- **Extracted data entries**
-.-.-
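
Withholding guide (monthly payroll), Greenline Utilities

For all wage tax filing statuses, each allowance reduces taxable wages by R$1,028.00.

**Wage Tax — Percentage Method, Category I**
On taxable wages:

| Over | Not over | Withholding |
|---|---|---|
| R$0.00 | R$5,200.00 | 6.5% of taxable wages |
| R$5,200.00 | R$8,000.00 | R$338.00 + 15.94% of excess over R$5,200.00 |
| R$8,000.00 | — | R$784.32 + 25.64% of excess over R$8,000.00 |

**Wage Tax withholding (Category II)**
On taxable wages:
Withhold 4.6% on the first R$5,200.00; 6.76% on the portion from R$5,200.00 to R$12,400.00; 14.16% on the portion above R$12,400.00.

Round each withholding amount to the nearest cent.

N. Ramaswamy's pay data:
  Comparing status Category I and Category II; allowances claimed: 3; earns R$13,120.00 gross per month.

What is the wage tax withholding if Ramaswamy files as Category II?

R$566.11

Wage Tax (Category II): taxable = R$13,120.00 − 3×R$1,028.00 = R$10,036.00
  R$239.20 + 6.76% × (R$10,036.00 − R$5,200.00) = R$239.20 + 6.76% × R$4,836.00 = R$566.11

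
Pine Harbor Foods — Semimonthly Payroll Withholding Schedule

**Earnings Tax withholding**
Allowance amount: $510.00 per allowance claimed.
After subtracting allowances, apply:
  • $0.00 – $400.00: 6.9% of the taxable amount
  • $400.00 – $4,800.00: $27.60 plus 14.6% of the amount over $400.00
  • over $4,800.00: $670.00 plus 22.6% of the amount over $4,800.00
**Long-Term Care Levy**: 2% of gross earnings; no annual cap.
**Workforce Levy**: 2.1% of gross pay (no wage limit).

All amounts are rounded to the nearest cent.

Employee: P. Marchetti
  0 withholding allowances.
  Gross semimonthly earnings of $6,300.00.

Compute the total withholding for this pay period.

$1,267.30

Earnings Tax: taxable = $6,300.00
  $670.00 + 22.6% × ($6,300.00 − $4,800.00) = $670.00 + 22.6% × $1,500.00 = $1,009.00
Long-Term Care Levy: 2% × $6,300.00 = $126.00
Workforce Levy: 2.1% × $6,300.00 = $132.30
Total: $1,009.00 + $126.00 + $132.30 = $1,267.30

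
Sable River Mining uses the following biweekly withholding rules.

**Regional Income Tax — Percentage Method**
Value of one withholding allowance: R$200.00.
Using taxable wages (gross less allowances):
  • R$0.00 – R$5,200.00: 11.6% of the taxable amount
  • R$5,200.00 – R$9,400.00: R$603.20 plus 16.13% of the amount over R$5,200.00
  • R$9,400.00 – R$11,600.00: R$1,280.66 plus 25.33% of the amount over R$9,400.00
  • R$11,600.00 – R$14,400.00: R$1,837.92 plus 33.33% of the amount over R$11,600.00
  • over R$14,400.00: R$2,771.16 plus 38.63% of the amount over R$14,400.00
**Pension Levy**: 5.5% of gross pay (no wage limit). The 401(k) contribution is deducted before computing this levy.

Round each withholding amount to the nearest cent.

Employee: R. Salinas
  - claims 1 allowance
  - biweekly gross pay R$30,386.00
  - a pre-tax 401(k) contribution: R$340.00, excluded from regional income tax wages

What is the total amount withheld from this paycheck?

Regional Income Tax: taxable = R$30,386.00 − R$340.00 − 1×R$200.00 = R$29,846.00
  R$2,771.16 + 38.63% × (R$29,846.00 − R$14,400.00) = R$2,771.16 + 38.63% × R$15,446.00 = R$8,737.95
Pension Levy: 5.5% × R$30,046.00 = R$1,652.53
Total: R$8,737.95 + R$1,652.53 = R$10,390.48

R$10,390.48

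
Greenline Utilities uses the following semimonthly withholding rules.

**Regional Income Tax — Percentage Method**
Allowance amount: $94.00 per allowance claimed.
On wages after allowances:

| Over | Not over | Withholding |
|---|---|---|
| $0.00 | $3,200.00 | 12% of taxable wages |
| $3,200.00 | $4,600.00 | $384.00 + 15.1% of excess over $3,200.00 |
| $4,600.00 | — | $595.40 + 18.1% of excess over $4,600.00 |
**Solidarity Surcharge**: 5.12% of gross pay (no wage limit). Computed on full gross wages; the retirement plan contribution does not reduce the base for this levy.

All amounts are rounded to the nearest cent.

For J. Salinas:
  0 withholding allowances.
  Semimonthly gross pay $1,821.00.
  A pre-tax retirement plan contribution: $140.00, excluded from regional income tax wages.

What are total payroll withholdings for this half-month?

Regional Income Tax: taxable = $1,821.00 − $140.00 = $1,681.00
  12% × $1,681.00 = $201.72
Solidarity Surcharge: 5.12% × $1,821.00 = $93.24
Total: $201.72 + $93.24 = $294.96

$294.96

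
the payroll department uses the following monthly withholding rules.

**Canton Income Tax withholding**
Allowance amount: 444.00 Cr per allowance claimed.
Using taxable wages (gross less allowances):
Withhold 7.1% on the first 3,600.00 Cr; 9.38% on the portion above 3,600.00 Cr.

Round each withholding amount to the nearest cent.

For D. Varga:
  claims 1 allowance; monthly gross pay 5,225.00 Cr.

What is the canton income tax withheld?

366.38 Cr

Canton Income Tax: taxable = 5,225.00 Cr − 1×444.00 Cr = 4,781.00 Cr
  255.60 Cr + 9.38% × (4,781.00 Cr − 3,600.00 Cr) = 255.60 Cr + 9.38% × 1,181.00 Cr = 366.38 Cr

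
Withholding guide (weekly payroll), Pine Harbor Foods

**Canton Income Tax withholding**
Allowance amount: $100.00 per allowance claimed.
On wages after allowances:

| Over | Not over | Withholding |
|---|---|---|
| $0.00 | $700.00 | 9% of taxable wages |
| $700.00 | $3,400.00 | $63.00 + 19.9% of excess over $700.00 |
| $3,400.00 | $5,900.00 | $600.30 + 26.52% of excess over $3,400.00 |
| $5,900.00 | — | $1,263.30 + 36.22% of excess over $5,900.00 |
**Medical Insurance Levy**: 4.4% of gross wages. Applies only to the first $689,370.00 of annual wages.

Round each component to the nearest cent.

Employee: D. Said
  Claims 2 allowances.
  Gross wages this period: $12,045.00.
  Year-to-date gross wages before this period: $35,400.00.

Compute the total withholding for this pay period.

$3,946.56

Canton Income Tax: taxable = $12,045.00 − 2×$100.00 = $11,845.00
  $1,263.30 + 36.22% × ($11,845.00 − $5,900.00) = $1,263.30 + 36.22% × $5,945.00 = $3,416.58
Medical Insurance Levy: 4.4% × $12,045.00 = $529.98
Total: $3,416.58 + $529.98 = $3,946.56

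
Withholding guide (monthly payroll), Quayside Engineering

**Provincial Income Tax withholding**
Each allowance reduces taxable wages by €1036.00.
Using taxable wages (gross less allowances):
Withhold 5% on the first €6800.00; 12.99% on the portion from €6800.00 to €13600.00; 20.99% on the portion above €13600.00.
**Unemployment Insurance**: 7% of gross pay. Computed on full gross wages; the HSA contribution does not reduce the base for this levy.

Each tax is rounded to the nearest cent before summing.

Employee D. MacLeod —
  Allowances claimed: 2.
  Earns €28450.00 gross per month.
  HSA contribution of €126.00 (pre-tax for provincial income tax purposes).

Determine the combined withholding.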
-.-.-
Copy each entry exactly.

- **Response to this exercise**
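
Withholding guide (monthly payroll), Greenline Utilities

For all wage tax filing statuses, each allowance reduces taxable wages by R$1,028.00.

**Wage Tax — Percentage Method, Category I**
On taxable wages:

| Over | Not over | Withholding |
|---|---|---|
| R$0.00 | R$5,200.00 | 6.5% of taxable wages |
| R$5,200.00 | R$8,000.00 | R$338.00 + 15.94% of excess over R$5,200.00 |
| R$8,000.00 | — | R$784.32 + 25.64% of excess over R$8,000.00 |

**Wage Tax withholding (Category II)**
On taxable wages:
Withhold 4.6% on the first R$5,200.00; 6.76% on the portion from R$5,200.00 to R$12,400.00; 14.16% on the portion above R$12,400.00.

Round each withholding amount to the nearest cent.

N. Ramaswamy's pay data:
  Comparing status Category I and Category II; allowances claimed: 3; earns R$13,120.00 gross per month.

What is the wage tax withholding if Ramaswamy files as Category II?

R$566.11

Wage Tax (Category II): taxable = R$13,120.00 − 3×R$1,028.00 = R$10,036.00
  R$239.20 + 6.76% × (R$10,036.00 − R$5,200.00) = R$239.20 + 6.76% × R$4,836.00 = R$566.11

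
Pine Harbor Foods — Semimonthly Payroll Withholding Schedule

**Earnings Tax withholding**
Allowance amount: $510.00 per allowance claimed.
After subtracting allowances, apply:
  • $0.00 – $400.00: 6.9% of the taxable amount
  • $400.00 – $4,800.00: $27.60 plus 14.6% of the amount over $400.00
  • over $4,800.00: $670.00 plus 22.6% of the amount over $4,800.00
**Long-Term Care Levy**: 2% of gross earnings; no annual cap.
**Workforce Levy**: 2.1% of gross pay (no wage limit).

All amounts are rounded to the nearest cent.

Employee: P. Marchetti
  0 withholding allowances.
  Gross semimonthly earnings of $6,300.00.

Compute the total withholding for this pay period.

$1,267.30

Earnings Tax: taxable = $6,300.00
  $670.00 + 22.6% × ($6,300.00 − $4,800.00) = $670.00 + 22.6% × $1,500.00 = $1,009.00
Long-Term Care Levy: 2% × $6,300.00 = $126.00
Workforce Levy: 2.1% × $6,300.00 = $132.30
Total: $1,009.00 + $126.00 + $132.30 = $1,267.30

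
Sable River Mining uses the following biweekly withholding rules.

**Regional Income Tax — Percentage Method**
Value of one withholding allowance: R$200.00.
Using taxable wages (gross less allowances):
  • R$0.00 – R$5,200.00: 11.6% of the taxable amount
  • R$5,200.00 – R$9,400.00: R$603.20 plus 16.13% of the amount over R$5,200.00
  • R$9,400.00 – R$11,600.00: R$1,280.66 plus 25.33% of the amount over R$9,400.00
  • R$11,600.00 – R$14,400.00: R$1,837.92 plus 33.33% of the amount over R$11,600.00
  • over R$14,400.00: R$2,771.16 plus 38.63% of the amount over R$14,400.00
**Pension Levy**: 5.5% of gross pay (no wage limit). The 401(k) contribution is deducted before computing this levy.

Round each withholding amount to the nearest cent.

Employee: R. Salinas
  - claims 1 allowance
  - biweekly gross pay R$30,386.00
  - a pre-tax 401(k) contribution: R$340.00, excluded from regional income tax wages

What is the total amount withheld from this paycheck?

Regional Income Tax: taxable = R$30,386.00 − R$340.00 − 1×R$200.00 = R$29,846.00
  R$2,771.16 + 38.63% × (R$29,846.00 − R$14,400.00) = R$2,771.16 + 38.63% × R$15,446.00 = R$8,737.95
Pension Levy: 5.5% × R$30,046.00 = R$1,652.53
Total: R$8,737.95 + R$1,652.53 = R$10,390.48

R$10,390.48

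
Greenline Utilities uses the following semimonthly withholding rules.

**Regional Income Tax — Percentage Method**
Allowance amount: $94.00 per allowance claimed.
On wages after allowances:

| Over | Not over | Withholding |
|---|---|---|
| $0.00 | $3,200.00 | 12% of taxable wages |
| $3,200.00 | $4,600.00 | $384.00 + 15.1% of excess over $3,200.00 |
| $4,600.00 | — | $595.40 + 18.1% of excess over $4,600.00 |
**Solidarity Surcharge**: 5.12% of gross pay (no wage limit). Computed on full gross wages; the retirement plan contribution does not reduce the base for this levy.

All amounts are rounded to the nearest cent.

For J. Salinas:
  0 withholding allowances.
  Semimonthly gross pay $1,821.00.
  A pre-tax retirement plan contribution: $140.00, excluded from regional income tax wages.

What are total payroll withholdings for this half-month?

Regional Income Tax: taxable = $1,821.00 − $140.00 = $1,681.00
  12% × $1,681.00 = $201.72
Solidarity Surcharge: 5.12% × $1,821.00 = $93.24
Total: $201.72 + $93.24 = $294.96

$294.96

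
the payroll department uses the following monthly withholding rules.

**Canton Income Tax withholding**
Allowance amount: 444.00 Cr per allowance claimed.
Using taxable wages (gross less allowances):
Withhold 7.1% on the first 3,600.00 Cr; 9.38% on the portion above 3,600.00 Cr.

Round each withholding amount to the nearest cent.

For D. Varga:
  claims 1 allowance; monthly gross pay 5,225.00 Cr.

What is the canton income tax withheld?

366.38 Cr

Canton Income Tax: taxable = 5,225.00 Cr − 1×444.00 Cr = 4,781.00 Cr
  255.60 Cr + 9.38% × (4,781.00 Cr − 3,600.00 Cr) = 255.60 Cr + 9.38% × 1,181.00 Cr = 366.38 Cr

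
Withholding guide (weekly payroll), Pine Harbor Foods

**Canton Income Tax withholding**
Allowance amount: $100.00 per allowance claimed.
On wages after allowances:

| Over | Not over | Withholding |
|---|---|---|
| $0.00 | $700.00 | 9% of taxable wages |
| $700.00 | $3,400.00 | $63.00 + 19.9% of excess over $700.00 |
| $3,400.00 | $5,900.00 | $600.30 + 26.52% of excess over $3,400.00 |
| $5,900.00 | — | $1,263.30 + 36.22% of excess over $5,900.00 |
**Medical Insurance Levy**: 4.4% of gross wages. Applies only to the first $689,370.00 of annual wages.

Round each component to the nearest cent.

Employee: D. Said
  Claims 2 allowances.
  Gross wages this period: $12,045.00.
  Year-to-date gross wages before this period: $35,400.00.

Compute the total withholding for this pay period.

$3,946.56

Canton Income Tax: taxable = $12,045.00 − 2×$100.00 = $11,845.00
  $1,263.30 + 36.22% × ($11,845.00 − $5,900.00) = $1,263.30 + 36.22% × $5,945.00 = $3,416.58
Medical Insurance Levy: 4.4% × $12,045.00 = $529.98
Total: $3,416.58 + $529.98 = $3,946.56

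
Withholding guide (monthly payroll), Quayside Engineering

**Provincial Income Tax withholding**
Each allowance reduces taxable wages by €1036.00.
Using taxable wages (gross less allowances):
Withhold 5% on the first €6800.00; 12.99% on the portion from €6800.00 to €13600.00; 20.99% on the portion above €13600.00.
**Unemployment Insurance**: 7% of gross pay. Computed on full gross wages; the HSA contribution does not reduce the base for this levy.

Each tax is rounded to the nearest cent before summing.

Employee D. MacLeod —
  Allowances claimed: 2.
  Earns €28450.00 gross per month.
  HSA contribution of €126.00 (pre-tax for provincial income tax purposes).

Determine the combined withholding.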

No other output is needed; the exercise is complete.